Stored items:
++++++++++++++++++++

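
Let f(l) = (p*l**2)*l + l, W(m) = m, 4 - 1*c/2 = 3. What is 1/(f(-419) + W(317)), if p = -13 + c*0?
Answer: 1/956280665 ≈ 1.0457e-9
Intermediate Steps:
c = 2 (c = 8 - 2*3 = 8 - 6 = 2)
p = -13 (p = -13 + 2*0 = -13 + 0 = -13)
f(l) = l - 13*l**3 (f(l) = (-13*l**2)*l + l = -13*l**3 + l = l - 13*l**3)
1/(f(-419) + W(317)) = 1/((-419 - 13*(-419)**3) + 317) = 1/((-419 - 13*(-73560059)) + 317) = 1/((-419 + 956280767) + 317) = 1/(956280348 + 317) = 1/956280665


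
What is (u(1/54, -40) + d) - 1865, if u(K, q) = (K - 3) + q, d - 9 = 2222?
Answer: 17443/54 ≈ 323.02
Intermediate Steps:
d = 2231 (d = 9 + 2222 = 2231)
u(K, q) = -3 + K + q (u(K, q) = (-3 + K) + q = -3 + K + q)
(u(1/54, -40) + d) - 1865 = ((-3 + 1/54 - 40) + 2231) - 1865 = (-2321/54 + 2231) - 1865 = 118153/54 - 1865 = 17443/54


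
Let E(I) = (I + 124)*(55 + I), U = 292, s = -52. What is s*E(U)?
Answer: -7506304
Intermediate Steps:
E(I) = (55 + I)*(124 + I) (E(I) = (124 + I)*(55 + I) = (55 + I)*(124 + I))
s*E(U) = -52*(6820 + 292**2 + 179*292) = -52*(6820 + 85264 + 52268) = -52*144352 = -7506304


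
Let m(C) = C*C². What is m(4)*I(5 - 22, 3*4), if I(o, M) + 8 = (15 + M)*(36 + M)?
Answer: 82432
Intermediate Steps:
I(o, M) = -8 + (15 + M)*(36 + M)
m(C) = C³
m(4)*I(5 - 22, 3*4) = 4³*(532 + (3*4)² + 51*(3*4)) = 64*(532 + 12² + 51*12) = 64*(532 + 144 + 612) = 64*1288 = 82432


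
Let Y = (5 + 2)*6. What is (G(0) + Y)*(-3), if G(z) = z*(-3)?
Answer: -126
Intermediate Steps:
Y = 42 (Y = 7*6 = 42)
G(z) = -3*z
(G(0) + Y)*(-3) = (-3*0 + 42)*(-3) = (0 + 42)*(-3) = 42*(-3) = -126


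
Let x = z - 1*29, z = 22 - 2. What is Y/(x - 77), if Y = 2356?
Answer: -1178/43 ≈ -27.395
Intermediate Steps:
z = 20
x = -9 (x = 20 - 1*29 = 20 - 29 = -9)
Y/(x - 77) = 2356/(-9 - 77) = 2356/(-86) = -1/86*2356 = -1178/43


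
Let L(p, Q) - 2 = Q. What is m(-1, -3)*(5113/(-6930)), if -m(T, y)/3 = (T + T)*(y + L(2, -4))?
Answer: 5113/231 ≈ 22.134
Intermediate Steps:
L(p, Q) = 2 + Q
m(T, y) = -6*T*(-2 + y) (m(T, y) = -3*(T + T)*(y + (2 - 4)) = -3*2*T*(y - 2) = -3*2*T*(-2 + y) = -6*T*(-2 + y))
m(-1, -3)*(5113/(-6930)) = (6*(-1)*(2 - 1*(-3)))*(5113/(-6930)) = (6*(-1)*(2 + 3))*(5113*(-1/6930)) = (6*(-1)*5)*(-5113/6930) = -30*(-5113/6930) = 5113/231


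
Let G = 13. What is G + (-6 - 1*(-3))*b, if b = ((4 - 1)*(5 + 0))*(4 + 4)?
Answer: -347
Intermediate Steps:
b = 120 (b = (3*5)*8 = 15*8 = 120)
G + (-6 - 1*(-3))*b = 13 + (-6 - 1*(-3))*120 = 13 + (-6 + 3)*120 = 13 - 3*120 = 13 - 360 = -347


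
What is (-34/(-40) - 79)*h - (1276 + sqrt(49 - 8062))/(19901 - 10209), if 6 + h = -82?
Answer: 83315683/12115 - I*sqrt(8013)/9692 ≈ 6877.1 - 0.009236*I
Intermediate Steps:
h = -88 (h = -6 - 82 = -88)
(-34/(-40) - 79)*h - (1276 + sqrt(49 - 8062))/(19901 - 10209) = (-34/(-40) - 79)*(-88) - (1276 + sqrt(49 - 8062))/(19901 - 10209) = (-34*(-1/40) - 79)*(-88) - (1276 + sqrt(-8013))/9692 = (17/20 - 79)*(-88) - (1276 + I*sqrt(8013))/9692 = -1563/20*(-88) - (319/2423 + I*sqrt(8013)/9692) = 34386/5 + (-319/2423 - I*sqrt(8013)/9692) = 83315683/12115 - I*sqrt(8013)/9692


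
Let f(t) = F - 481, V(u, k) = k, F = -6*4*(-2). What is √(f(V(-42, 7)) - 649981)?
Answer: I*√650414 ≈ 806.48*I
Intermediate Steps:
F = 48 (F = -24*(-2) = 48)
f(t) = -433 (f(t) = 48 - 481 = -433)
√(f(V(-42, 7)) - 649981) = √(-433 - 649981) = √(-650414) = I*√650414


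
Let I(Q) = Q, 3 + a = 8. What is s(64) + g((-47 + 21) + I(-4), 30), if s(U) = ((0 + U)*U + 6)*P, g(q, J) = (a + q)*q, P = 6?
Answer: 25362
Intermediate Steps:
a = 5 (a = -3 + 8 = 5)
g(q, J) = q*(5 + q) (g(q, J) = (5 + q)*q = q*(5 + q))
s(U) = 36 + 6*U**2 (s(U) = ((0 + U)*U + 6)*6 = (U*U + 6)*6 = (U**2 + 6)*6 = (6 + U**2)*6 = 36 + 6*U**2)
s(64) + g((-47 + 21) + I(-4), 30) = (36 + 6*64**2) + ((-47 + 21) - 4)*(5 + ((-47 + 21) - 4)) = (36 + 6*4096) + (-26 - 4)*(5 + (-26 - 4)) = (36 + 24576) - 30*(5 - 30) = 24612 - 30*(-25) = 24612 + 750 = 25362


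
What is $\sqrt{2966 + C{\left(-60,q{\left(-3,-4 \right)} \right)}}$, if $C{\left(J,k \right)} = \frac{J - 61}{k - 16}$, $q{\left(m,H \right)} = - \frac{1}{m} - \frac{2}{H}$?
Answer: $\frac{2 \sqrt{6156878}}{91} \approx 54.534$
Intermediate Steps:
$C{\left(J,k \right)} = \frac{-61 + J}{-16 + k}$
$\sqrt{2966 + C{\left(-60,q{\left(-3,-4 \right)} \right)}} = \sqrt{2966 + \frac{-61 - 60}{-16 - \left(- \frac{1}{3} - \frac{1}{2}\right)}} = \sqrt{2966 + \frac{1}{-16 - - \frac{5}{6}} \left(-121\right)} = \sqrt{2966 + \frac{1}{-16 + \left(\frac{1}{3} + \frac{1}{2}\right)} \left(-121\right)} = \sqrt{2966 + \frac{1}{-16 + \frac{5}{6}} \left(-121\right)} = \sqrt{2966 + \frac{1}{- \frac{91}{6}} \left(-121\right)} = \sqrt{2966 - - \frac{726}{91}} = \sqrt{2966 + \frac{726}{91}} = \sqrt{\frac{270632}{91}} = \frac{2 \sqrt{6156878}}{91}$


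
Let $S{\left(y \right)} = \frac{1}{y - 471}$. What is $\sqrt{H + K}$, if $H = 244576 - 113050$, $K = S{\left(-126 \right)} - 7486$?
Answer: $\frac{11 \sqrt{365363403}}{597} \approx 352.19$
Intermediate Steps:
$S{\left(y \right)} = \frac{1}{-471 + y}$
$K = - \frac{4469143}{597}$ ($K = \frac{1}{-471 - 126} - 7486 = \frac{1}{-597} - 7486 = - \frac{1}{597} - 7486 = - \frac{4469143}{597} \approx -7486.0$)
$H = 131526$ ($H = 244576 - 113050 = 131526$)
$\sqrt{H + K} = \sqrt{131526 - \frac{4469143}{597}} = \sqrt{\frac{74051879}{597}} = \frac{11 \sqrt{365363403}}{597}$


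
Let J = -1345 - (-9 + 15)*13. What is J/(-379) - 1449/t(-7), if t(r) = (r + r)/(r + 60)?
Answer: 4160855/758 ≈ 5489.3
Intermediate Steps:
t(r) = 2*r/(60 + r) (t(r) = (2*r)/(60 + r) = 2*r/(60 + r))
J = -1423 (J = -1345 - 6*13 = -1345 - 1*78 = -1345 - 78 = -1423)
J/(-379) - 1449/t(-7) = -1423/(-379) - 1449/(2*(-7)/(60 - 7)) = -1423*(-1/379) - 1449/(2*(-7)/53) = 1423/379 - 1449/(2*(-7)*(1/53)) = 1423/379 - 1449/(-14/53) = 1423/379 - 1449*(-53/14) = 1423/379 + 10971/2 = 4160855/758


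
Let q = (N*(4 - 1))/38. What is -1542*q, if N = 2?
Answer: -4626/19 ≈ -243.47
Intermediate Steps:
q = 3/19 (q = (2*(4 - 1))/38 = (2*3)*(1/38) = 6*(1/38) = 3/19 ≈ 0.15789)
-1542*q = -1542*3/19 = -4626/19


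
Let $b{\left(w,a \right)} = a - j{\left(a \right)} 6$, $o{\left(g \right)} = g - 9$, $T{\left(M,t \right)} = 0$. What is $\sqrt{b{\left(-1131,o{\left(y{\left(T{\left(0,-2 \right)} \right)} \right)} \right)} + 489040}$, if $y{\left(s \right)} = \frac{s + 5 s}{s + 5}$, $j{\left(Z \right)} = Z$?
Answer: $\sqrt{489085} \approx 699.35$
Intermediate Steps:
$y{\left(s \right)} = \frac{6 s}{5 + s}$
$o{\left(g \right)} = -9 + g$ ($o{\left(g \right)} = g - 9 = -9 + g$)
$b{\left(w,a \right)} = - 5 a$ ($b{\left(w,a \right)} = a - a 6 = a - 6 a = - 5 a$)
$\sqrt{b{\left(-1131,o{\left(y{\left(T{\left(0,-2 \right)} \right)} \right)} \right)} + 489040} = \sqrt{- 5 \left(-9 + 6 \cdot 0 \frac{1}{5 + 0}\right) + 489040} = \sqrt{- 5 \left(-9 + 6 \cdot 0 \cdot \frac{1}{5}\right) + 489040} = \sqrt{- 5 \left(-9 + 0\right) + 489040} = \sqrt{\left(-5\right) \left(-9\right) + 489040} = \sqrt{45 + 489040} = \sqrt{489085}$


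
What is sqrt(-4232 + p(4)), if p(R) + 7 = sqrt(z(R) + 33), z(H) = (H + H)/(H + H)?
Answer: sqrt(-4239 + sqrt(34)) ≈ 65.063*I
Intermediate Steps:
z(H) = 1 (z(H) = (2*H)/((2*H)) = (2*H)*(1/(2*H)) = 1)
p(R) = -7 + sqrt(34) (p(R) = -7 + sqrt(1 + 33) = -7 + sqrt(34))
sqrt(-4232 + p(4)) = sqrt(-4232 + (-7 + sqrt(34))) = sqrt(-4239 + sqrt(34))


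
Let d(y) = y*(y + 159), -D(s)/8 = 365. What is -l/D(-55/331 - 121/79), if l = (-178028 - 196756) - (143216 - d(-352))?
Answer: -56258/365 ≈ -154.13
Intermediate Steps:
D(s) = -2920 (D(s) = -8*365 = -2920)
d(y) = y*(159 + y)
l = -450064 (l = (-178028 - 196756) - (143216 - (-352)*(159 - 352)) = -374784 - (143216 - (-352)*(-193)) = -374784 - (143216 - 1*67936) = -374784 - (143216 - 67936) = -374784 - 1*75280 = -374784 - 75280 = -450064)
-l/D(-55/331 - 121/79) = -(-450064)/(-2920) = -(-450064)*(-1)/2920 = -1*56258/365 = -56258/365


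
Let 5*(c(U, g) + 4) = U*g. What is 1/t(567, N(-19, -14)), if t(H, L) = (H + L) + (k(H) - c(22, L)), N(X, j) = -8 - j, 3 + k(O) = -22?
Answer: 5/2628 ≈ 0.0019026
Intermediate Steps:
k(O) = -25 (k(O) = -3 - 22 = -25)
c(U, g) = -4 + U*g/5 (c(U, g) = -4 + (U*g)/5 = -4 + U*g/5)
t(H, L) = -21 + H - 17*L/5 (t(H, L) = (H + L) + (-25 - (-4 + (⅕)*22*L)) = (H + L) + (-25 - (-4 + 22*L/5)) = (H + L) + (-25 + (4 - 22*L/5)) = (H + L) + (-21 - 22*L/5) = -21 + H - 17*L/5)
1/t(567, N(-19, -14)) = 1/(-21 + 567 - 17*(-8 - 1*(-14))/5) = 1/(-21 + 567 - 17*(-8 + 14)/5) = 1/(-21 + 567 - 17/5*6) = 1/(-21 + 567 - 102/5) = 1/(2628/5) = 5/2628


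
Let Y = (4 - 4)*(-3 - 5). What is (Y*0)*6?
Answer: 0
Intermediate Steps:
Y = 0 (Y = 0*(-8) = 0)
(Y*0)*6 = (0*0)*6 = 0*6 = 0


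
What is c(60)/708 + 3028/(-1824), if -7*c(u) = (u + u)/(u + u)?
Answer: -312679/188328 ≈ -1.6603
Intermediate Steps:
c(u) = -⅐ (c(u) = -(u + u)/(7*(u + u)) = -2*u/(7*(2*u)) = -2*u*1/(2*u)/7 = -⅐*1 = -⅐)
c(60)/708 + 3028/(-1824) = -⅐/708 + 3028/(-1824) = -⅐*1/708 + 3028*(-1/1824) = -1/4956 - 757/456 = -312679/188328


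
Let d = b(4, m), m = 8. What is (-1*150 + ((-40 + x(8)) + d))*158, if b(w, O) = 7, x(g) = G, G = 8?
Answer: -27650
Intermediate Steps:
x(g) = 8
d = 7
(-1*150 + ((-40 + x(8)) + d))*158 = (-1*150 + ((-40 + 8) + 7))*158 = (-150 + (-32 + 7))*158 = (-150 - 25)*158 = -175*158 = -27650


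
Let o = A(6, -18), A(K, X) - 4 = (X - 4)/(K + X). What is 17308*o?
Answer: 302890/3 ≈ 1.0096e+5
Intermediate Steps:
A(K, X) = 4 + (-4 + X)/(K + X) (A(K, X) = 4 + (X - 4)/(K + X) = 4 + (-4 + X)/(K + X))
o = 35/6 (o = (-4 + 4*6 + 5*(-18))/(6 - 18) = (-4 + 24 - 90)/(-12) = -1/12*(-70) = 35/6 ≈ 5.8333)
17308*o = 17308*(35/6) = 302890/3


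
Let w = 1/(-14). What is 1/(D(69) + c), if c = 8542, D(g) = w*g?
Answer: 14/119519 ≈ 0.00011714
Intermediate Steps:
w = -1/14 ≈ -0.071429
D(g) = -g/14
1/(D(69) + c) = 1/(-1/14*69 + 8542) = 1/(-69/14 + 8542) = 1/(119519/14) = 14/119519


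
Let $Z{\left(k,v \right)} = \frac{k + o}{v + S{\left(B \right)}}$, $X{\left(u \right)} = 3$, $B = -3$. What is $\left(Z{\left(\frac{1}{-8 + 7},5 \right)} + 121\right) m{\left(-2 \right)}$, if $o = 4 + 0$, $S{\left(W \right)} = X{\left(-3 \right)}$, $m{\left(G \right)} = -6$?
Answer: $- \frac{2913}{4} \approx -728.25$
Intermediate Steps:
$S{\left(W \right)} = 3$
$o = 4$
$Z{\left(k,v \right)} = \frac{4 + k}{3 + v}$ ($Z{\left(k,v \right)} = \frac{k + 4}{v + 3} = \frac{4 + k}{3 + v}$)
$\left(Z{\left(\frac{1}{-8 + 7},5 \right)} + 121\right) m{\left(-2 \right)} = \left(\frac{4 + \frac{1}{-8 + 7}}{3 + 5} + 121\right) \left(-6\right) = \left(\frac{4 + \frac{1}{-1}}{8} + 121\right) \left(-6\right) = \left(\frac{4 - 1}{8} + 121\right) \left(-6\right) = \left(\frac{1}{8} \cdot 3 + 121\right) \left(-6\right) = \left(\frac{3}{8} + 121\right) \left(-6\right) = \frac{971}{8} \left(-6\right) = - \frac{2913}{4}$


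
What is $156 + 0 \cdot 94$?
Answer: $156$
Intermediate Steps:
$156 + 0 \cdot 94 = 156 + 0 = 156$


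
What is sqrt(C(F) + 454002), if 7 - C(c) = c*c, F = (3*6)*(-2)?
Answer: sqrt(452713) ≈ 672.84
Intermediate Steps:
F = -36 (F = 18*(-2) = -36)
C(c) = 7 - c**2 (C(c) = 7 - c*c = 7 - c**2)
sqrt(C(F) + 454002) = sqrt((7 - 1*(-36)**2) + 454002) = sqrt((7 - 1*1296) + 454002) = sqrt((7 - 1296) + 454002) = sqrt(-1289 + 454002) = sqrt(452713)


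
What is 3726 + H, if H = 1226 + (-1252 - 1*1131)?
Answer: 2569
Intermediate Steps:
H = -1157 (H = 1226 + (-1252 - 1131) = 1226 - 2383 = -1157)
3726 + H = 3726 - 1157 = 2569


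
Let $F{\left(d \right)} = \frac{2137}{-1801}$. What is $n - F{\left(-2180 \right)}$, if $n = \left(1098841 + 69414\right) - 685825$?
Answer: $\frac{868858567}{1801} \approx 4.8243 \cdot 10^{5}$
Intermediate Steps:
$F{\left(d \right)} = - \frac{2137}{1801}$ ($F{\left(d \right)} = 2137 \left(- \frac{1}{1801}\right) = - \frac{2137}{1801}$)
$n = 482430$ ($n = 1168255 - 685825 = 482430$)
$n - F{\left(-2180 \right)} = 482430 - - \frac{2137}{1801} = 482430 + \frac{2137}{1801} = \frac{868858567}{1801}$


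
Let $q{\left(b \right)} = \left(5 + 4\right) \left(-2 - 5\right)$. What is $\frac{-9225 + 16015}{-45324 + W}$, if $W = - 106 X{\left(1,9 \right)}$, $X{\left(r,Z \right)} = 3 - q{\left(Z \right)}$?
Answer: $- \frac{679}{5232} \approx -0.12978$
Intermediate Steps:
$q{\left(b \right)} = -63$ ($q{\left(b \right)} = 9 \left(-7\right) = -63$)
$X{\left(r,Z \right)} = 66$ ($X{\left(r,Z \right)} = 3 - -63 = 3 + 63 = 66$)
$W = -6996$ ($W = \left(-106\right) 66 = -6996$)
$\frac{-9225 + 16015}{-45324 + W} = \frac{-9225 + 16015}{-45324 - 6996} = \frac{6790}{-52320} = 6790 \left(- \frac{1}{52320}\right) = - \frac{679}{5232}$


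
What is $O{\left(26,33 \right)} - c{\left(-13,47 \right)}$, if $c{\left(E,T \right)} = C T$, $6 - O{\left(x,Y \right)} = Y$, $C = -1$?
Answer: $20$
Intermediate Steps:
$O{\left(x,Y \right)} = 6 - Y$
$c{\left(E,T \right)} = - T$
$O{\left(26,33 \right)} - c{\left(-13,47 \right)} = \left(6 - 33\right) - \left(-1\right) 47 = \left(6 - 33\right) - -47 = -27 + 47 = 20$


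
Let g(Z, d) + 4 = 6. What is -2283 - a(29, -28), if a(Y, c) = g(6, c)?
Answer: -2285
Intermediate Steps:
g(Z, d) = 2 (g(Z, d) = -4 + 6 = 2)
a(Y, c) = 2
-2283 - a(29, -28) = -2283 - 1*2 = -2283 - 2 = -2285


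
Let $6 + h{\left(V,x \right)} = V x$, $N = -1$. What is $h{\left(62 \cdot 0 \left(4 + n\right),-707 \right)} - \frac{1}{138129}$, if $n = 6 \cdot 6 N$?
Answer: $- \frac{828775}{138129} \approx -6.0$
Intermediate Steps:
$n = -36$ ($n = 6 \cdot 6 \left(-1\right) = 36 \left(-1\right) = -36$)
$h{\left(V,x \right)} = -6 + V x$
$h{\left(62 \cdot 0 \left(4 + n\right),-707 \right)} - \frac{1}{138129} = \left(-6 + 62 \cdot 0 \left(4 - 36\right) \left(-707\right)\right) - \frac{1}{138129} = \left(-6 + 62 \cdot 0 \left(-32\right) \left(-707\right)\right) - \frac{1}{138129} = \left(-6 + 62 \cdot 0 \left(-707\right)\right) - \frac{1}{138129} = \left(-6 + 0 \left(-707\right)\right) - \frac{1}{138129} = \left(-6 + 0\right) - \frac{1}{138129} = -6 - \frac{1}{138129} = - \frac{828775}{138129}$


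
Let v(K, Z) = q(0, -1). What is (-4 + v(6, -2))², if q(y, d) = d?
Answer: 25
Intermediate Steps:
v(K, Z) = -1
(-4 + v(6, -2))² = (-4 - 1)² = (-5)² = 25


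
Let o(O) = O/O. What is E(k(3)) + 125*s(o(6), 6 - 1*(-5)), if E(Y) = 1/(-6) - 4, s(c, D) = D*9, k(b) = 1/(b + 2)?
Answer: 74225/6 ≈ 12371.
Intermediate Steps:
o(O) = 1
k(b) = 1/(2 + b)
s(c, D) = 9*D
E(Y) = -25/6 (E(Y) = -1/6 - 4 = -25/6)
E(k(3)) + 125*s(o(6), 6 - 1*(-5)) = -25/6 + 125*(9*(6 - 1*(-5))) = -25/6 + 125*(9*(6 + 5)) = -25/6 + 125*(9*11) = -25/6 + 125*99 = -25/6 + 12375 = 74225/6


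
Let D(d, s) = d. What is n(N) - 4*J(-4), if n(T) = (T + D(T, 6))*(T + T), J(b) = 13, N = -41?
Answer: 6672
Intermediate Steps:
n(T) = 4*T**2 (n(T) = (T + T)*(T + T) = (2*T)*(2*T) = 4*T**2)
n(N) - 4*J(-4) = 4*(-41)**2 - 4*13 = 4*1681 - 52 = 6724 - 52 = 6672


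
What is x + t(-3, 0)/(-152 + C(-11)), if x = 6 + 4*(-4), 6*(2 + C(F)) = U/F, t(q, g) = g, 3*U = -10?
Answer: -10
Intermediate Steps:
U = -10/3 (U = (⅓)*(-10) = -10/3 ≈ -3.3333)
C(F) = -2 - 5/(9*F) (C(F) = -2 + (-10/(3*F))/6 = -2 - 5/(9*F))
x = -10 (x = 6 - 16 = -10)
x + t(-3, 0)/(-152 + C(-11)) = -10 + 0/(-152 + (-2 - 5/9/(-11))) = -10 + 0/(-152 + (-2 - 5/9*(-1/11))) = -10 + 0/(-152 + (-2 + 5/99)) = -10 + 0/(-152 - 193/99) = -10 + 0/(-15241/99) = -10 - 99/15241*0 = -10 + 0 = -10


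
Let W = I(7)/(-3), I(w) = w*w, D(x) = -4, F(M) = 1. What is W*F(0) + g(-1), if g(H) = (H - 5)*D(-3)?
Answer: 23/3 ≈ 7.6667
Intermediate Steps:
I(w) = w**2
W = -49/3 (W = 7**2/(-3) = 49*(-1/3) = -49/3 ≈ -16.333)
g(H) = 20 - 4*H (g(H) = (H - 5)*(-4) = (-5 + H)*(-4) = 20 - 4*H)
W*F(0) + g(-1) = -49/3*1 + (20 - 4*(-1)) = -49/3 + (20 + 4) = -49/3 + 24 = 23/3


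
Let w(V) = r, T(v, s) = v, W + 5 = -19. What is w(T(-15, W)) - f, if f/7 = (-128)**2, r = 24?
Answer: -114664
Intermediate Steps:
W = -24 (W = -5 - 19 = -24)
w(V) = 24
f = 114688 (f = 7*(-128)**2 = 7*16384 = 114688)
w(T(-15, W)) - f = 24 - 1*114688 = 24 - 114688 = -114664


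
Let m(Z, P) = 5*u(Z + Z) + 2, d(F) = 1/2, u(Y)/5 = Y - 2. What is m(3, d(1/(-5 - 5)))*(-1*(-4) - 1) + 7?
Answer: 313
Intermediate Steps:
u(Y) = -10 + 5*Y (u(Y) = 5*(Y - 2) = 5*(-2 + Y) = -10 + 5*Y)
d(F) = ½
m(Z, P) = -48 + 50*Z (m(Z, P) = 5*(-10 + 5*(Z + Z)) + 2 = 5*(-10 + 5*(2*Z)) + 2 = 5*(-10 + 10*Z) + 2 = (-50 + 50*Z) + 2 = -48 + 50*Z)
m(3, d(1/(-5 - 5)))*(-1*(-4) - 1) + 7 = (-48 + 50*3)*(-1*(-4) - 1) + 7 = (-48 + 150)*(4 - 1) + 7 = 102*3 + 7 = 306 + 7 = 313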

++++++++++++++++++++

Begin with the first line of the records and finish with the line containing "Answer: 17443/54 ≈ 323.02". Reproduce those lines exactly, both ends included, and nothing else.

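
Let f(l) = (p*l**2)*l + l, W(m) = m, 4 - 1*c/2 = 3. What is 1/(f(-419) + W(317)), if p = -13 + c*0?
Answer: 1/956280665 ≈ 1.0457e-9
Intermediate Steps:
c = 2 (c = 8 - 2*3 = 8 - 6 = 2)
p = -13 (p = -13 + 2*0 = -13 + 0 = -13)
f(l) = l - 13*l**3 (f(l) = (-13*l**2)*l + l = -13*l**3 + l = l - 13*l**3)
1/(f(-419) + W(317)) = 1/((-419 - 13*(-419)**3) + 317) = 1/((-419 - 13*(-73560059)) + 317) = 1/((-419 + 956280767) + 317) = 1/(956280348 + 317) = 1/956280665


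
What is (u(1/54, -40) + d) - 1865, if u(K, q) = (K - 3) + q, d - 9 = 2222?
Answer: 17443/54 ≈ 323.02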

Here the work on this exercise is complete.